:: Source records ::

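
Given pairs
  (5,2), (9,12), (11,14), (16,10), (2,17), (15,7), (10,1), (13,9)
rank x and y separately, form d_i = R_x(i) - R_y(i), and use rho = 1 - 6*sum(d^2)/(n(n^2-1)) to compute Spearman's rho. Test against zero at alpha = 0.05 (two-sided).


Step 1: Rank x and y separately (midranks; no ties here).
rank(x): 5->2, 9->3, 11->5, 16->8, 2->1, 15->7, 10->4, 13->6
rank(y): 2->2, 12->6, 14->7, 10->5, 17->8, 7->3, 1->1, 9->4
Step 2: d_i = R_x(i) - R_y(i); compute d_i^2.
  (2-2)^2=0, (3-6)^2=9, (5-7)^2=4, (8-5)^2=9, (1-8)^2=49, (7-3)^2=16, (4-1)^2=9, (6-4)^2=4
sum(d^2) = 100.
Step 3: rho = 1 - 6*100 / (8*(8^2 - 1)) = 1 - 600/504 = -0.190476.
Step 4: Under H0, t = rho * sqrt((n-2)/(1-rho^2)) = -0.4753 ~ t(6).
Step 5: Two-sided p-value from the t-distribution with 6 df = 0.651401.
Step 6: alpha = 0.05. fail to reject H0.

rho = -0.1905, p = 0.651401, fail to reject H0 at alpha = 0.05.


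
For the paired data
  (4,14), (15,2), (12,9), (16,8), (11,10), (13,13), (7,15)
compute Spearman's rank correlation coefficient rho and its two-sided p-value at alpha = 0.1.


Step 1: Rank x and y separately (midranks; no ties here).
rank(x): 4->1, 15->6, 12->4, 16->7, 11->3, 13->5, 7->2
rank(y): 14->6, 2->1, 9->3, 8->2, 10->4, 13->5, 15->7
Step 2: d_i = R_x(i) - R_y(i); compute d_i^2.
  (1-6)^2=25, (6-1)^2=25, (4-3)^2=1, (7-2)^2=25, (3-4)^2=1, (5-5)^2=0, (2-7)^2=25
sum(d^2) = 102.
Step 3: rho = 1 - 6*102 / (7*(7^2 - 1)) = 1 - 612/336 = -0.821429.
Step 4: Under H0, t = rho * sqrt((n-2)/(1-rho^2)) = -3.2206 ~ t(5).
Step 5: Two-sided p-value from the t-distribution with 5 df = 0.023449.
Step 6: alpha = 0.1. reject H0.

rho = -0.8214, p = 0.023449, reject H0 at alpha = 0.1.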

:::

Exercise requirements.
Look through the entries above and quote exactly the lines from the line with "(5,2), (9,12), (11,14), (16,10), (2,17), (15,7), (10,1), (13,9)" to the line with "(4,14), (15,2), (12,9), (16,8), (11,10), (13,13), (7,15)", counting both of those lines.

Finished task.
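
  (5,2), (9,12), (11,14), (16,10), (2,17), (15,7), (10,1), (13,9)
rank x and y separately, form d_i = R_x(i) - R_y(i), and use rho = 1 - 6*sum(d^2)/(n(n^2-1)) to compute Spearman's rho. Test against zero at alpha = 0.05 (two-sided).


Step 1: Rank x and y separately (midranks; no ties here).
rank(x): 5->2, 9->3, 11->5, 16->8, 2->1, 15->7, 10->4, 13->6
rank(y): 2->2, 12->6, 14->7, 10->5, 17->8, 7->3, 1->1, 9->4
Step 2: d_i = R_x(i) - R_y(i); compute d_i^2.
  (2-2)^2=0, (3-6)^2=9, (5-7)^2=4, (8-5)^2=9, (1-8)^2=49, (7-3)^2=16, (4-1)^2=9, (6-4)^2=4
sum(d^2) = 100.
Step 3: rho = 1 - 6*100 / (8*(8^2 - 1)) = 1 - 600/504 = -0.190476.
Step 4: Under H0, t = rho * sqrt((n-2)/(1-rho^2)) = -0.4753 ~ t(6).
Step 5: Two-sided p-value from the t-distribution with 6 df = 0.651401.
Step 6: alpha = 0.05. fail to reject H0.

rho = -0.1905, p = 0.651401, fail to reject H0 at alpha = 0.05.


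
For the paired data
  (4,14), (15,2), (12,9), (16,8), (11,10), (13,13), (7,15)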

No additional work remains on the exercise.